The task
Count every line in the following listing that contains "below", then report that count with nothing added.

*** Block opens ***

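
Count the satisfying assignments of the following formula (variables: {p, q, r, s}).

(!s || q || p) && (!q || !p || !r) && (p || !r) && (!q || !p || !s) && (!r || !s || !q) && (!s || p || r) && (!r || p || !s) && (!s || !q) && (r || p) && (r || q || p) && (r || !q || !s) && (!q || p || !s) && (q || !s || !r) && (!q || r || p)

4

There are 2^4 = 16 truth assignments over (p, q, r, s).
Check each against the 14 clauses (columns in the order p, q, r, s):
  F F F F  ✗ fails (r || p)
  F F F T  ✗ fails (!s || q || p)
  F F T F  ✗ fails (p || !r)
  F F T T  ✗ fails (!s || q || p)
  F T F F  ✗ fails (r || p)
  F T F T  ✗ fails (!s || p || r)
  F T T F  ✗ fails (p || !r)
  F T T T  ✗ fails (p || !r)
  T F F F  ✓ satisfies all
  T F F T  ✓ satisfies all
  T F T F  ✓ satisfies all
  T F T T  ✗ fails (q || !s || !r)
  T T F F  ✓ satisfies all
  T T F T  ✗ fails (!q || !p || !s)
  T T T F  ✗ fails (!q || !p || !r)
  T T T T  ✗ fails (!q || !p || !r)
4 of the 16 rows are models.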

*** Block closes ***
*** Block opens ***

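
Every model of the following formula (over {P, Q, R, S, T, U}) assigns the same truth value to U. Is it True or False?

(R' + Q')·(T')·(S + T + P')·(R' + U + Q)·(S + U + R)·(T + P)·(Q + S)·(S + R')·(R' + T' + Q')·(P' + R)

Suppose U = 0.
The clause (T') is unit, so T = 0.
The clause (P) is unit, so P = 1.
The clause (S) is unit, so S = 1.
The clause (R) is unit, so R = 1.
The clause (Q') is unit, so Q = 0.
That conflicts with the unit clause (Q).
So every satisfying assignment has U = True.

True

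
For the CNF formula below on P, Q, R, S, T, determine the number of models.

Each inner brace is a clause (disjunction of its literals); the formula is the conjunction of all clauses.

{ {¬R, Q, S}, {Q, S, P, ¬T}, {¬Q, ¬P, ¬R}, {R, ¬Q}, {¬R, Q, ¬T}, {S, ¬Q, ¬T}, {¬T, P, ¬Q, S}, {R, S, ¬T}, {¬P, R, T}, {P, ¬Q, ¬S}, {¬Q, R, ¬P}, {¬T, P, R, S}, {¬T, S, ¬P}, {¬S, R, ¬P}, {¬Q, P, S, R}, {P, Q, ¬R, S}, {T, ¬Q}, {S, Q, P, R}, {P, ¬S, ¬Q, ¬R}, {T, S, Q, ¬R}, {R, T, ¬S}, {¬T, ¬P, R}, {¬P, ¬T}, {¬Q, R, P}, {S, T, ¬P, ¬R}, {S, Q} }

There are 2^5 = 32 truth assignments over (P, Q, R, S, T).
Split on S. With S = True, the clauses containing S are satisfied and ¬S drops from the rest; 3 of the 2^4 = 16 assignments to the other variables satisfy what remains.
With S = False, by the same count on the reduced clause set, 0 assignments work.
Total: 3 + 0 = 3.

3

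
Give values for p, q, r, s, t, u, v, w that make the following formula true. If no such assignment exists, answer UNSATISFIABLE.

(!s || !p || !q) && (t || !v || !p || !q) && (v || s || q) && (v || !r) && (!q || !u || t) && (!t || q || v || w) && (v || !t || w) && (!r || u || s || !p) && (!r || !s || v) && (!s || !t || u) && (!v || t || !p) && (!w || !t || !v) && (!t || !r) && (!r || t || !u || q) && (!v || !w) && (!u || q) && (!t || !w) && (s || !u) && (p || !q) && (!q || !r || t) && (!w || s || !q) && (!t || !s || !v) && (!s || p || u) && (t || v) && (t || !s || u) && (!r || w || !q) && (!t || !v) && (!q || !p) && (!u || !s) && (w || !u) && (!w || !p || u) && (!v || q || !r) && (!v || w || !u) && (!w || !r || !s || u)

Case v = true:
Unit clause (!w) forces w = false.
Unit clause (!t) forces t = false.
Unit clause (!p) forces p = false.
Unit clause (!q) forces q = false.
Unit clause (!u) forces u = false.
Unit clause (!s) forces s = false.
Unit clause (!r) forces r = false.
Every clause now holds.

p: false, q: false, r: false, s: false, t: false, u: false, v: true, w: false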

*** Block closes ***
*** Block opens ***

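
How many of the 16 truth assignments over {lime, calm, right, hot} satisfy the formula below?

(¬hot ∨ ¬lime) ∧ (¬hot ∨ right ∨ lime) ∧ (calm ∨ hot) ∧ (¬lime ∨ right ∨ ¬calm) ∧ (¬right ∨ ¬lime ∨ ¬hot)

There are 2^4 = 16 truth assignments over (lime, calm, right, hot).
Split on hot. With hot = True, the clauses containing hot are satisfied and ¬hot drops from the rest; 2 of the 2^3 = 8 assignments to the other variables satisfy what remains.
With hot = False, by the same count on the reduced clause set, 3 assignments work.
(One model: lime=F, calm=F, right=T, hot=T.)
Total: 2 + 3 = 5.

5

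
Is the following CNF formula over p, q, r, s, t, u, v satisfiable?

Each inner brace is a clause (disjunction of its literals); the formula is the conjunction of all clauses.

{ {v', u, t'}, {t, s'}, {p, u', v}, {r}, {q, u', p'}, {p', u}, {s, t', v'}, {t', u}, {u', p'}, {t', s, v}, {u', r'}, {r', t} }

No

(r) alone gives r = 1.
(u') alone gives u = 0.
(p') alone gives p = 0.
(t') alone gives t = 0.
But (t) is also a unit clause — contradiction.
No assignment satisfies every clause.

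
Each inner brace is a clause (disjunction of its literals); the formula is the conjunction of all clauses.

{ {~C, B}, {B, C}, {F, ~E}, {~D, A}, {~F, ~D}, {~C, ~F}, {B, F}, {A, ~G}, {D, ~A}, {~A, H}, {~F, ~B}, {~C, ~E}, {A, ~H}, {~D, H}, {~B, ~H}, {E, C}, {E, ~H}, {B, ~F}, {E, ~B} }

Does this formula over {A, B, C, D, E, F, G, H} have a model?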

*** Block closes ***

Your response
2